What you will do: Across the records below, how many lines include the word "Calculate"? State only the number.

Records shown:
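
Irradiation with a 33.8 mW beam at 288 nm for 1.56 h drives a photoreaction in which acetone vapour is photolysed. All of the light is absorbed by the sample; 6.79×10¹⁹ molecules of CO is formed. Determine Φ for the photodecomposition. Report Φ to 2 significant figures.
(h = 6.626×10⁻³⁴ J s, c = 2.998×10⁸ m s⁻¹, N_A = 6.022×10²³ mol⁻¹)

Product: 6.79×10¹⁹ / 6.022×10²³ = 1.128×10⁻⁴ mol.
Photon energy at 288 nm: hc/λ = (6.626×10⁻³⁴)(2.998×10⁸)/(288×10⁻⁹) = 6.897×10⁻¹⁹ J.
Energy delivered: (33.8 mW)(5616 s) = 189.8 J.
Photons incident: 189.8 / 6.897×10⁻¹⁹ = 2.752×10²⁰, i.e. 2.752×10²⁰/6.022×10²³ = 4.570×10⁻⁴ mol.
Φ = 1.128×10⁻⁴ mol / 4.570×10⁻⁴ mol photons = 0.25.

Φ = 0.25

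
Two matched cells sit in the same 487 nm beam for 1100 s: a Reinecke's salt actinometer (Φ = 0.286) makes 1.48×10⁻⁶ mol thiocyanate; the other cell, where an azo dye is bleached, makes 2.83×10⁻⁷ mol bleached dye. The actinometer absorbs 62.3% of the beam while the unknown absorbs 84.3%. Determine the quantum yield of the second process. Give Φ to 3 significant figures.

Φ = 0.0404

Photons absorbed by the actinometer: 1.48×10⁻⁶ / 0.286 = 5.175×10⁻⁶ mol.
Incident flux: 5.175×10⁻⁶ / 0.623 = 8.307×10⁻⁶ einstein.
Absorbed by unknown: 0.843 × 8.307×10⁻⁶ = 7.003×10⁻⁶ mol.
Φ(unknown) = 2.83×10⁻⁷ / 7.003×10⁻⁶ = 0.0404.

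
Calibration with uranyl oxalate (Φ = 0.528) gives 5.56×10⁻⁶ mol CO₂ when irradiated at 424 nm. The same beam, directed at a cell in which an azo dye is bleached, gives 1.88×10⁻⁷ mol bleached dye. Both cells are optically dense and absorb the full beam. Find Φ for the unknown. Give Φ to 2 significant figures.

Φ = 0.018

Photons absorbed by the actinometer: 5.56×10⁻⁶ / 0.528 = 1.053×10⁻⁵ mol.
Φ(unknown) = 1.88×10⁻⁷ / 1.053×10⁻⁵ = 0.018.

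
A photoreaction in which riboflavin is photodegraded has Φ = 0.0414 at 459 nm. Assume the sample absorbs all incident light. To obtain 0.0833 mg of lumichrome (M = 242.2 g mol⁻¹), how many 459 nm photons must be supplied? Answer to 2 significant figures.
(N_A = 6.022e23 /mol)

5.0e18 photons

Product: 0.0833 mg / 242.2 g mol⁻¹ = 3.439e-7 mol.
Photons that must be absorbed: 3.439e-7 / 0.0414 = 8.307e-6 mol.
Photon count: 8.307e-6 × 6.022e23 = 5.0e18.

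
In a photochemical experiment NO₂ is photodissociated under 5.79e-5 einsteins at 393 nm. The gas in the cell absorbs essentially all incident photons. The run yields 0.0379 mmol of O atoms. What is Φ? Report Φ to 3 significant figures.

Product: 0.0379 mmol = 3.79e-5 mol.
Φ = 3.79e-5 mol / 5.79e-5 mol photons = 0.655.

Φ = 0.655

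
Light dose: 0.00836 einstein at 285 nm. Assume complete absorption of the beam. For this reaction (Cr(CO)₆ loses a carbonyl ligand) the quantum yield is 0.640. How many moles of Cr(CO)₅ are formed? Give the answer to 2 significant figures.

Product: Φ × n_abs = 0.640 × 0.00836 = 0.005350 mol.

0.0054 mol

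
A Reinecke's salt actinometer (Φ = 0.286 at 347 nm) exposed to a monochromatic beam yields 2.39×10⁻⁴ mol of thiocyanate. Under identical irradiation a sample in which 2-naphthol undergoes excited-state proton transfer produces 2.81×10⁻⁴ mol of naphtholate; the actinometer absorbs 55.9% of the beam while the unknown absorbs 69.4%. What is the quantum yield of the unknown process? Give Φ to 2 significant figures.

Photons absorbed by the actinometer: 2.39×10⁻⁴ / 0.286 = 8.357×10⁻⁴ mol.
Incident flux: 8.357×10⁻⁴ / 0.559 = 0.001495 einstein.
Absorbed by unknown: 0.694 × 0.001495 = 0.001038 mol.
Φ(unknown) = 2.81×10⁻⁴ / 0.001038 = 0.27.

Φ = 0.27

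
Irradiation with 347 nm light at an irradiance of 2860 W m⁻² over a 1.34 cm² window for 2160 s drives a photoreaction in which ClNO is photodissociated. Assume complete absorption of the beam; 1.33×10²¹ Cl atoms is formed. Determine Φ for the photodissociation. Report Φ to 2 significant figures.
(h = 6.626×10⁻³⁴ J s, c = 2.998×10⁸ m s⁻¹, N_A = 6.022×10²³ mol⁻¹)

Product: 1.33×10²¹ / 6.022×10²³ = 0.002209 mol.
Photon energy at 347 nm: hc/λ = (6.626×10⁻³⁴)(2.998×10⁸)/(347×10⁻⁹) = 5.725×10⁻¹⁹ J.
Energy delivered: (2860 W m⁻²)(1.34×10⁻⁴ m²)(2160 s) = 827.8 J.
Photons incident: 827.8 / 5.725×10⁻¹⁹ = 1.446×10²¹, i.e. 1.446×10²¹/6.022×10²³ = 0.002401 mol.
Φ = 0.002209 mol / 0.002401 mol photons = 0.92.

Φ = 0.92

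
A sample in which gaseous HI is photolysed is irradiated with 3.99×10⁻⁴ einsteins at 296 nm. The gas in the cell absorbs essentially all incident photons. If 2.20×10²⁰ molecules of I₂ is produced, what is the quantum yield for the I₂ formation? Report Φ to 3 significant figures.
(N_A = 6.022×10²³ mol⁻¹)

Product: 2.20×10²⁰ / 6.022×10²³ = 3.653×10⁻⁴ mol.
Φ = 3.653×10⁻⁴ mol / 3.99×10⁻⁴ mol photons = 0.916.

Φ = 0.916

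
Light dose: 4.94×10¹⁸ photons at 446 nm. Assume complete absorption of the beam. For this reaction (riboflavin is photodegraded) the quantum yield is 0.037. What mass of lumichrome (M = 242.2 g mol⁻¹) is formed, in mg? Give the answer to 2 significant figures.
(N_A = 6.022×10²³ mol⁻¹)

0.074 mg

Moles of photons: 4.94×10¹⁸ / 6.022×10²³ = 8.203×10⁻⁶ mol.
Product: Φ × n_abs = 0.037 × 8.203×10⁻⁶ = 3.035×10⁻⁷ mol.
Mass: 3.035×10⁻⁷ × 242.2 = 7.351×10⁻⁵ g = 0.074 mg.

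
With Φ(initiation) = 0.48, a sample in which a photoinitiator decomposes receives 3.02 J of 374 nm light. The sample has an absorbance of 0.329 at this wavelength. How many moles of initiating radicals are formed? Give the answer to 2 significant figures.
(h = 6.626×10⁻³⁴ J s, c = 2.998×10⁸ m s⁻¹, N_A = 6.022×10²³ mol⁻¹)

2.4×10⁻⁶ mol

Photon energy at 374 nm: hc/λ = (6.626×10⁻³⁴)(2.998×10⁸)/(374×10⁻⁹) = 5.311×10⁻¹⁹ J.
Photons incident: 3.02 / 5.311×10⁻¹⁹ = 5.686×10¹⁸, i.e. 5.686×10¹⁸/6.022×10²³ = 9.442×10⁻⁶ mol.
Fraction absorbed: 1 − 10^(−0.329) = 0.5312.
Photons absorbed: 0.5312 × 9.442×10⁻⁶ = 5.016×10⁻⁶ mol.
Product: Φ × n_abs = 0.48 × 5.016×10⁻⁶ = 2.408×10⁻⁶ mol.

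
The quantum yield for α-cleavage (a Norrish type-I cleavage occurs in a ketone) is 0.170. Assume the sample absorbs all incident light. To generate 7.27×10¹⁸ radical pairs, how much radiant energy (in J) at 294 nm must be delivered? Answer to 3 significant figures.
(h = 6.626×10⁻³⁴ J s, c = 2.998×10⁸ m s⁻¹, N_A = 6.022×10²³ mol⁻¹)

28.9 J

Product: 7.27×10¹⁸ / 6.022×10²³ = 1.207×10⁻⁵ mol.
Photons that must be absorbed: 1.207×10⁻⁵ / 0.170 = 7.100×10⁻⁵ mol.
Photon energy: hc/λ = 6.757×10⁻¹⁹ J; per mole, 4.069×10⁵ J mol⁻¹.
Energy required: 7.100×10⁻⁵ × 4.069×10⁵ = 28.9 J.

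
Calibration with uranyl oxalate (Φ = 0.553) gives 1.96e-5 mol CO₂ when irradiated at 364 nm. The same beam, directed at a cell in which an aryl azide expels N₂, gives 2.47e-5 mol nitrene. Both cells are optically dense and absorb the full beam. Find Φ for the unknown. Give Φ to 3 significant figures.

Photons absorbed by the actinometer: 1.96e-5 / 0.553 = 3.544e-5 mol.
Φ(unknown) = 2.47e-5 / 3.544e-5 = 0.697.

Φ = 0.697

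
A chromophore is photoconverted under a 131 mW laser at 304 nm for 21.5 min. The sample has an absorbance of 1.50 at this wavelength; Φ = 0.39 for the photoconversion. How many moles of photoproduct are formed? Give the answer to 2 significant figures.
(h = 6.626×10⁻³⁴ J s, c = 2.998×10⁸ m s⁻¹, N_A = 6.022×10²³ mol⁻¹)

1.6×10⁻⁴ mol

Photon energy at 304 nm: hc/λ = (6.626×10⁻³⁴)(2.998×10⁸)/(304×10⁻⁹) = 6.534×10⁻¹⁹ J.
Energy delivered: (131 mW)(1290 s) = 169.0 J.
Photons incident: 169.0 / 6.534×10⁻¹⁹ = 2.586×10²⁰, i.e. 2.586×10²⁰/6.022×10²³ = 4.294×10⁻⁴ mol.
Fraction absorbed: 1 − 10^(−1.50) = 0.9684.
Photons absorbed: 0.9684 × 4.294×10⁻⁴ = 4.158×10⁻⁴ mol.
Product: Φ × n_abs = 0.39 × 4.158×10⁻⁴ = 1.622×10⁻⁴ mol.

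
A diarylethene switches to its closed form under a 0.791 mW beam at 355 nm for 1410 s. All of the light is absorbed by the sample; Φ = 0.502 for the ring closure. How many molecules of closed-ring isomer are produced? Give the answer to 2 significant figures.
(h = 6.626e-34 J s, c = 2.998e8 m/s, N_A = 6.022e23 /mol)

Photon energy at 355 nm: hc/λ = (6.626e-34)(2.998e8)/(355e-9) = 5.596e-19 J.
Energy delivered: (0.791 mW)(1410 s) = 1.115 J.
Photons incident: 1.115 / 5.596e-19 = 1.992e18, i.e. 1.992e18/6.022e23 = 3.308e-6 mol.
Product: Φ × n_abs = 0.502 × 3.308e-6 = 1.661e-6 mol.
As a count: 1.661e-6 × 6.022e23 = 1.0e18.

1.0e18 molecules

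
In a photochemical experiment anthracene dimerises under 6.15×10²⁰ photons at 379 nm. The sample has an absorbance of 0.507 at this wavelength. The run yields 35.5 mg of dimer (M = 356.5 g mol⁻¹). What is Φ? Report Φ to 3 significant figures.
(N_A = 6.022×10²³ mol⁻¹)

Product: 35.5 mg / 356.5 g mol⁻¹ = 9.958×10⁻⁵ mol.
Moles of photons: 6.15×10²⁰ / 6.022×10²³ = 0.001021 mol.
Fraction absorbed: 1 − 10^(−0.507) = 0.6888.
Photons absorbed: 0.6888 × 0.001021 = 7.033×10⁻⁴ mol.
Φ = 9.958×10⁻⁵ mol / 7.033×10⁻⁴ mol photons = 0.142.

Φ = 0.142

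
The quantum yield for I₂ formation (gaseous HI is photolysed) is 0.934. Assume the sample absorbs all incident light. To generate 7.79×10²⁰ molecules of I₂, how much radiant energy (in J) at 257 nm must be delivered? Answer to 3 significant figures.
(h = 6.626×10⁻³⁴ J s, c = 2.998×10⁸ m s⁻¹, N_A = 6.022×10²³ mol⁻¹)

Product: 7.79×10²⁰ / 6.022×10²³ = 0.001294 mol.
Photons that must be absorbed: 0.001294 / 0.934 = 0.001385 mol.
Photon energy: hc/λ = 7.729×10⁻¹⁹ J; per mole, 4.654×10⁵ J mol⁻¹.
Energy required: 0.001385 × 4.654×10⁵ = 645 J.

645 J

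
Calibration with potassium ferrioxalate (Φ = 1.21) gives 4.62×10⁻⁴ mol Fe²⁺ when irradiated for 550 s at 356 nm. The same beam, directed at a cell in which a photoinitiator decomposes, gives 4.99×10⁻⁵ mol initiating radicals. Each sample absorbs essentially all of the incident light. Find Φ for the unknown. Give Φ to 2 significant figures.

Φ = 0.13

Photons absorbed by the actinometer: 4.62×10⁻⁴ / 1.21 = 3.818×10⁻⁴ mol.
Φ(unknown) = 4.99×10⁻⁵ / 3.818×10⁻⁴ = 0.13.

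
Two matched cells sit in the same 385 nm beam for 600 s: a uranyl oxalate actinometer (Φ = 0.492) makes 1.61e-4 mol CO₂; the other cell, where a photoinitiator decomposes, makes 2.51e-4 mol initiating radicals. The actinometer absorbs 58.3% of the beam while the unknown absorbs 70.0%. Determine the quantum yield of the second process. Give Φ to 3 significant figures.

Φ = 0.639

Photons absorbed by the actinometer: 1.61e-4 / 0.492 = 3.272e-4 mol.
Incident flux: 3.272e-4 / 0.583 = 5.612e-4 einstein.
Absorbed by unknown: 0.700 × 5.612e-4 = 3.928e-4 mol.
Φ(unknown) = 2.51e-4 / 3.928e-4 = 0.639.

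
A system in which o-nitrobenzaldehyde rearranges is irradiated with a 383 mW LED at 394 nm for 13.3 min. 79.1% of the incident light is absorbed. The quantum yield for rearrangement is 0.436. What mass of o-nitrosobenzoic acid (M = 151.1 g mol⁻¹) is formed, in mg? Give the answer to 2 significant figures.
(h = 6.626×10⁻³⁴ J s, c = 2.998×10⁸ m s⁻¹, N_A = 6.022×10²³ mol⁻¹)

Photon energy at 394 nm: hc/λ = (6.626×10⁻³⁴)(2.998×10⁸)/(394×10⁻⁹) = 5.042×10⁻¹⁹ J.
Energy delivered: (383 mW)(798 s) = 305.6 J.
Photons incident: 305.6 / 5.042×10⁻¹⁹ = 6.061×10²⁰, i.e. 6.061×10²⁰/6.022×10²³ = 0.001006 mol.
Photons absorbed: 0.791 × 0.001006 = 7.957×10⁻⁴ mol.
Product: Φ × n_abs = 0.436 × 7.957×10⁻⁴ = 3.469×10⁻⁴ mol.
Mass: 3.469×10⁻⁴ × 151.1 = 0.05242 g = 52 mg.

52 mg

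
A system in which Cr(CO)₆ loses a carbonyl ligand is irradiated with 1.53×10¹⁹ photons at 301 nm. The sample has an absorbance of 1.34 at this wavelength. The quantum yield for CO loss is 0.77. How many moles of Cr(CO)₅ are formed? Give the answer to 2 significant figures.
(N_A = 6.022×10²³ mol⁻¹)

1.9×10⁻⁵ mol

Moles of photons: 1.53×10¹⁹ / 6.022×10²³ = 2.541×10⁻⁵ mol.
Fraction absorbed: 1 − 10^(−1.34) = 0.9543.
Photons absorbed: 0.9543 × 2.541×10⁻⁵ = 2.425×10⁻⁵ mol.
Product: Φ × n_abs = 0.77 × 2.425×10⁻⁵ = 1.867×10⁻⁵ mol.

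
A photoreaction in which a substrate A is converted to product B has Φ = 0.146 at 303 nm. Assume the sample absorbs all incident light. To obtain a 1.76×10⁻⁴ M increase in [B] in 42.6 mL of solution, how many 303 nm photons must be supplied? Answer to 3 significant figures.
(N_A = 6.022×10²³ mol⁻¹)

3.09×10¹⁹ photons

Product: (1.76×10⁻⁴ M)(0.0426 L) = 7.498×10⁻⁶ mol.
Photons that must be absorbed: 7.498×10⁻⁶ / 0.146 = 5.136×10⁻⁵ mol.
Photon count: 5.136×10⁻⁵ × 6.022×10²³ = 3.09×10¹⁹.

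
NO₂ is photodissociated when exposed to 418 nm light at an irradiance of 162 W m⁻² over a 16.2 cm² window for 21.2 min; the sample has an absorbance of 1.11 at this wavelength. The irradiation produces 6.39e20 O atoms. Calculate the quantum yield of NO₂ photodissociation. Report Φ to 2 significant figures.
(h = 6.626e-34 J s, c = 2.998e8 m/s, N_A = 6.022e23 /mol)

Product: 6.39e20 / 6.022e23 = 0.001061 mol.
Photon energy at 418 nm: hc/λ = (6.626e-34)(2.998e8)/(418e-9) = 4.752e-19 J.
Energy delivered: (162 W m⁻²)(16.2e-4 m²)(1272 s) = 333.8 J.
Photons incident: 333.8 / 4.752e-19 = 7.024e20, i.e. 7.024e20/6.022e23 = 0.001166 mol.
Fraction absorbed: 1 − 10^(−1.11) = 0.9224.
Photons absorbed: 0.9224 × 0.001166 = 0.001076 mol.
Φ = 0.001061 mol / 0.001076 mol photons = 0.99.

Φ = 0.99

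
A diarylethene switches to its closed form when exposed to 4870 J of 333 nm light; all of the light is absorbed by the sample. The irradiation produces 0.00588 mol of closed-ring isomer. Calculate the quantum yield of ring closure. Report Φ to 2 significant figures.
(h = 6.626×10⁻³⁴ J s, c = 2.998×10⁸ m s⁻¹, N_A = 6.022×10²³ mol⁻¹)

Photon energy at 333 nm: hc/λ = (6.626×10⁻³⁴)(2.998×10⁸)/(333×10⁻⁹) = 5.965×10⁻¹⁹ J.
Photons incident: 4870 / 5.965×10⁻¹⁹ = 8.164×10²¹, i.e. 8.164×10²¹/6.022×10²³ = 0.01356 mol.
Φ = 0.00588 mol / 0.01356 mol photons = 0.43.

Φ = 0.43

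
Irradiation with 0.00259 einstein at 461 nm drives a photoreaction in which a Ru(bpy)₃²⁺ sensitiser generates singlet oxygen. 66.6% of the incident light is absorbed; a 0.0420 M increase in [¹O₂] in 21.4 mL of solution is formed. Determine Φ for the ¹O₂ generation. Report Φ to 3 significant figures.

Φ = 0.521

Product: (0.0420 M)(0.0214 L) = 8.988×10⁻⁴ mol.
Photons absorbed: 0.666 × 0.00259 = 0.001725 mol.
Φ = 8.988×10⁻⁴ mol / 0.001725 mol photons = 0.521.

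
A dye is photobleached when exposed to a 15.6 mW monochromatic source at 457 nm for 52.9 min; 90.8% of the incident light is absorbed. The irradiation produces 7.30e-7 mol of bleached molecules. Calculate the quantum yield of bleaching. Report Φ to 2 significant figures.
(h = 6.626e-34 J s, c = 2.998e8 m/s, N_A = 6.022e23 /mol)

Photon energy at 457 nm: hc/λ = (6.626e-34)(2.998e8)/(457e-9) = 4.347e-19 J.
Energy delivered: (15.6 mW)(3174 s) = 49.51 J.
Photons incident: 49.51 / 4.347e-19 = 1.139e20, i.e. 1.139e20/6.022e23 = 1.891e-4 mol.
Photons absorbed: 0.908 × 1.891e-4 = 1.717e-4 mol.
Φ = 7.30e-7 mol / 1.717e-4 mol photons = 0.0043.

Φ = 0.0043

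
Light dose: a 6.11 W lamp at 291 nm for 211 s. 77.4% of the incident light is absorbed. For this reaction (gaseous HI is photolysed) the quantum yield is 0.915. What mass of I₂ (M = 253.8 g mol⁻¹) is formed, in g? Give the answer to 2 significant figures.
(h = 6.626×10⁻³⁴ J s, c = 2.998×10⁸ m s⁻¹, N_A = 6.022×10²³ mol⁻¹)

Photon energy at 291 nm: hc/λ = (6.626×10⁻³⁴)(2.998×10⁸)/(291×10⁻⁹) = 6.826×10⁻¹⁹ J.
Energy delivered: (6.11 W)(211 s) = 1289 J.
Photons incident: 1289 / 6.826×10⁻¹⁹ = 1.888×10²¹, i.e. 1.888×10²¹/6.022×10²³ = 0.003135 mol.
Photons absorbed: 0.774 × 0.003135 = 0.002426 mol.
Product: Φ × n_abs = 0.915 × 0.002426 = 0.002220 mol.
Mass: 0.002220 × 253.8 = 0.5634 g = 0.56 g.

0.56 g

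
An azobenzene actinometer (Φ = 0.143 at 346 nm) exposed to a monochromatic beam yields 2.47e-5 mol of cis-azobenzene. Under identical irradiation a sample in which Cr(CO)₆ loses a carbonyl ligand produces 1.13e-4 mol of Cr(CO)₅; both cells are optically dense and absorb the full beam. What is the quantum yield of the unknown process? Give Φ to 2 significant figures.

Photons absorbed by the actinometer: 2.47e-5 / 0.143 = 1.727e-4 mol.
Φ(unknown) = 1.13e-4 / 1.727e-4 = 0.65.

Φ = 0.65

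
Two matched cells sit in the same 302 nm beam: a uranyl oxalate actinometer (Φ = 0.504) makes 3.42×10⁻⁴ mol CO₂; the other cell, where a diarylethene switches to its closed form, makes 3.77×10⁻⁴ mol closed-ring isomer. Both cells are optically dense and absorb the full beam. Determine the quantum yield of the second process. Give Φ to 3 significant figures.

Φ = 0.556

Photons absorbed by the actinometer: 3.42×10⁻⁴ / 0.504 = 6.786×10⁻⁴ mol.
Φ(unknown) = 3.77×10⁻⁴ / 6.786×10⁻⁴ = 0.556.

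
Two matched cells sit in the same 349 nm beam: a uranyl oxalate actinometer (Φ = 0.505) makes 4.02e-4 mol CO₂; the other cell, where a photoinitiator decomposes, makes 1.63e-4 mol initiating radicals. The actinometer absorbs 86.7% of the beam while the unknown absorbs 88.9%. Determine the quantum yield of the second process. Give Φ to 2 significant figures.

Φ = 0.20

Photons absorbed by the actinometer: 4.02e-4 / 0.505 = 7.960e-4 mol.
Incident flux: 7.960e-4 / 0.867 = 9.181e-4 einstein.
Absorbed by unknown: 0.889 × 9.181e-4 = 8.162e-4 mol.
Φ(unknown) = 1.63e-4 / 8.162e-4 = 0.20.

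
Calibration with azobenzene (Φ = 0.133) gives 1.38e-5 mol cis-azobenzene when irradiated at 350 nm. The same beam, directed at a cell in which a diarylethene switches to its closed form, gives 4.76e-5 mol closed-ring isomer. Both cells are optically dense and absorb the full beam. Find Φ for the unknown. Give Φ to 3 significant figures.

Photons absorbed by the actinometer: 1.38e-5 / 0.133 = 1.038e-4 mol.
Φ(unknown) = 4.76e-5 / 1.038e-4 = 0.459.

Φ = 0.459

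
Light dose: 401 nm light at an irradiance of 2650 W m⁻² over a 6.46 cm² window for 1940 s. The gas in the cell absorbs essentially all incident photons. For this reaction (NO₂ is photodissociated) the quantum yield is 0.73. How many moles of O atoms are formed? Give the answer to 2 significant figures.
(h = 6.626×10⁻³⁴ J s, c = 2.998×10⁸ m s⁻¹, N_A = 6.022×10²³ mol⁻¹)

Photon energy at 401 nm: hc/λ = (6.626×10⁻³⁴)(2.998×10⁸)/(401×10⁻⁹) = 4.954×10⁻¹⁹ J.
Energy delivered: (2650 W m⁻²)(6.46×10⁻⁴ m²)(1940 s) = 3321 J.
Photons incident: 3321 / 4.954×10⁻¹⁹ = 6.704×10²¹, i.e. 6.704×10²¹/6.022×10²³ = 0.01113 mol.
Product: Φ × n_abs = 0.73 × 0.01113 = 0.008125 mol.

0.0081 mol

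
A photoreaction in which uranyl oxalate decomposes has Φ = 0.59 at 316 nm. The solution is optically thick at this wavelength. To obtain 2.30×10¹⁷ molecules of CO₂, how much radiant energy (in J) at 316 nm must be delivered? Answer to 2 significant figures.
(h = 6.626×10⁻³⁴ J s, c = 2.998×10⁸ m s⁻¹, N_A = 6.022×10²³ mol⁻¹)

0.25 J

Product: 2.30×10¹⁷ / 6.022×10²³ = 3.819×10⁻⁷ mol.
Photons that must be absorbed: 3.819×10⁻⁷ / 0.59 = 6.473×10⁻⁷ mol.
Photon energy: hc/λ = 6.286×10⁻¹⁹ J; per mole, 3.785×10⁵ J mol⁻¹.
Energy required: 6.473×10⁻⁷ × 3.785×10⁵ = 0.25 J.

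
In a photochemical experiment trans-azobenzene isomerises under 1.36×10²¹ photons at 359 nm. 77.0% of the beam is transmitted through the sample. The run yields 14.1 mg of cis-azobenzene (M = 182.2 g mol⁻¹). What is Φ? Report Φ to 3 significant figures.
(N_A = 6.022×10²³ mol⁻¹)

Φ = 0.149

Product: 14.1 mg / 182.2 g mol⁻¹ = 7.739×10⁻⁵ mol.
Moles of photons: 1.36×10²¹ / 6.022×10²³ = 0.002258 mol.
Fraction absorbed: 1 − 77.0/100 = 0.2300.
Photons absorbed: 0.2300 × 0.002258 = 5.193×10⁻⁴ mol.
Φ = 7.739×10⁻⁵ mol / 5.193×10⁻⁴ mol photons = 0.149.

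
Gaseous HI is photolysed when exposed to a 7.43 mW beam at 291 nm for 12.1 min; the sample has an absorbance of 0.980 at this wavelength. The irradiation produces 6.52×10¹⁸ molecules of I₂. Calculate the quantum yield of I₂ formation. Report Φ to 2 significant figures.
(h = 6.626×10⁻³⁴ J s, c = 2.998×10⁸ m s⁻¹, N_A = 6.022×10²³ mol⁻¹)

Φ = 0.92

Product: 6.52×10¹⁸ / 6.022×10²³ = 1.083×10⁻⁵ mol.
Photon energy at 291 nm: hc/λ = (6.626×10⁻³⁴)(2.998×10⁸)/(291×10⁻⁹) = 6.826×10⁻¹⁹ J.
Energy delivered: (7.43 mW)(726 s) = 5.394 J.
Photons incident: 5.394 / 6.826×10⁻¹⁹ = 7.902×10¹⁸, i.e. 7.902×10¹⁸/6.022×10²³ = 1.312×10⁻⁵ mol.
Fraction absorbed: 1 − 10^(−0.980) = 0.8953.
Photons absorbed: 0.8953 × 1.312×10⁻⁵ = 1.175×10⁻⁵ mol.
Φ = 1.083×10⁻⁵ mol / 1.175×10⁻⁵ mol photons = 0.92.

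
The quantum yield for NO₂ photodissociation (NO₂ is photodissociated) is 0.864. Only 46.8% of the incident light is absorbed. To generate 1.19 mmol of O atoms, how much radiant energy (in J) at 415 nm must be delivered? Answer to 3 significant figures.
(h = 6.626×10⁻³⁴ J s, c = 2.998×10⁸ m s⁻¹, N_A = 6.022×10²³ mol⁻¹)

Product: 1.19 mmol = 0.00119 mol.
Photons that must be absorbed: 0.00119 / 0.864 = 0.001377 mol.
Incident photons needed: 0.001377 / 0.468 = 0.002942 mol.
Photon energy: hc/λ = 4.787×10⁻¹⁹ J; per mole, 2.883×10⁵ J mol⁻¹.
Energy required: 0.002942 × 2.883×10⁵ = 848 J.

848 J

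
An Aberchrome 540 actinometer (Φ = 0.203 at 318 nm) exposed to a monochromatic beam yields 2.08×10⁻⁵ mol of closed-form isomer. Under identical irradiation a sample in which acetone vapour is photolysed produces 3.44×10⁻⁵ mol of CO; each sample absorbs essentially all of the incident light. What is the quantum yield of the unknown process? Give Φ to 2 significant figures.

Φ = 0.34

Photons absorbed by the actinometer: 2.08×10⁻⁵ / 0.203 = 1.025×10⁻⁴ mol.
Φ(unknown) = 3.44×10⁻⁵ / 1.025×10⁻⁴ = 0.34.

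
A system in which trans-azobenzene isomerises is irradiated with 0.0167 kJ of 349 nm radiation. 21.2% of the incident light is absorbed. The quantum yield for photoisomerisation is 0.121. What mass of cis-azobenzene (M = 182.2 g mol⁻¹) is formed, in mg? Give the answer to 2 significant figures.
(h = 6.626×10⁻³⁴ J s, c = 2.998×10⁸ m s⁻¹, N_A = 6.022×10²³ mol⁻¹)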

Problem solution: 4